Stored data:
______
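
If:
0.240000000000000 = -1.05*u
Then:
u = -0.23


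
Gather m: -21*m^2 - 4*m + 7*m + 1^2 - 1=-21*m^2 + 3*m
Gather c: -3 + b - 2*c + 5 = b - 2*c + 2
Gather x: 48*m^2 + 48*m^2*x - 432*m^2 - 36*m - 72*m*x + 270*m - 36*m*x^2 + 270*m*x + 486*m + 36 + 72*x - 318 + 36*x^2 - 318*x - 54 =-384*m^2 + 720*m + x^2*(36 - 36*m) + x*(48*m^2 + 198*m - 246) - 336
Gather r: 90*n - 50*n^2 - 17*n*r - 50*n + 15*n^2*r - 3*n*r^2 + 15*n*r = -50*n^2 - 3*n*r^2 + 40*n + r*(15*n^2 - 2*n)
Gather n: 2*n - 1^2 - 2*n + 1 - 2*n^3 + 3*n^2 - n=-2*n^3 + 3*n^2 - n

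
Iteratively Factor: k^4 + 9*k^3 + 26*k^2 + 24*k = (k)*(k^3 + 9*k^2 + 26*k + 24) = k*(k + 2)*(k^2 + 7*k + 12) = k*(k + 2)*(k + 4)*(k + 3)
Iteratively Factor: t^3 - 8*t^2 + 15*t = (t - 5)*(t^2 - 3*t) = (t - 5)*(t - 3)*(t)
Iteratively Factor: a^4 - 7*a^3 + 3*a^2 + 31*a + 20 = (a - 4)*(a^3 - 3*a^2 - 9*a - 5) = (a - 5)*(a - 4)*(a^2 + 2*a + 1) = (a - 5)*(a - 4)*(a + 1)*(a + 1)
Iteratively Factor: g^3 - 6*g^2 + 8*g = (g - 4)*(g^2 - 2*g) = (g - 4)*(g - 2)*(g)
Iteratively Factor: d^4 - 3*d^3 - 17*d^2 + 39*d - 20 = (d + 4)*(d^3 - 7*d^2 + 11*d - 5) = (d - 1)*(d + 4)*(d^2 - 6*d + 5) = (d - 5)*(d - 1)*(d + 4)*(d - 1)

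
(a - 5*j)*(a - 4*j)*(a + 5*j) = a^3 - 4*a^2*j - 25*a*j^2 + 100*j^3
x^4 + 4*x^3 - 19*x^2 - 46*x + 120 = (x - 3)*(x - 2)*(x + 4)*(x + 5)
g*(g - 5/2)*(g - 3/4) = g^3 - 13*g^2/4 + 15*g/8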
______
WORK REQUIRED: Copy each line in the entries above where "Iteratively" turns up.

RESPONSE TO THIS EXERCISE:
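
Iteratively Factor: k^4 + 9*k^3 + 26*k^2 + 24*k = (k)*(k^3 + 9*k^2 + 26*k + 24) = k*(k + 2)*(k^2 + 7*k + 12) = k*(k + 2)*(k + 4)*(k + 3)
Iteratively Factor: t^3 - 8*t^2 + 15*t = (t - 5)*(t^2 - 3*t) = (t - 5)*(t - 3)*(t)
Iteratively Factor: a^4 - 7*a^3 + 3*a^2 + 31*a + 20 = (a - 4)*(a^3 - 3*a^2 - 9*a - 5) = (a - 5)*(a - 4)*(a^2 + 2*a + 1) = (a - 5)*(a - 4)*(a + 1)*(a + 1)
Iteratively Factor: g^3 - 6*g^2 + 8*g = (g - 4)*(g^2 - 2*g) = (g - 4)*(g - 2)*(g)
Iteratively Factor: d^4 - 3*d^3 - 17*d^2 + 39*d - 20 = (d + 4)*(d^3 - 7*d^2 + 11*d - 5) = (d - 1)*(d + 4)*(d^2 - 6*d + 5) = (d - 5)*(d - 1)*(d + 4)*(d - 1)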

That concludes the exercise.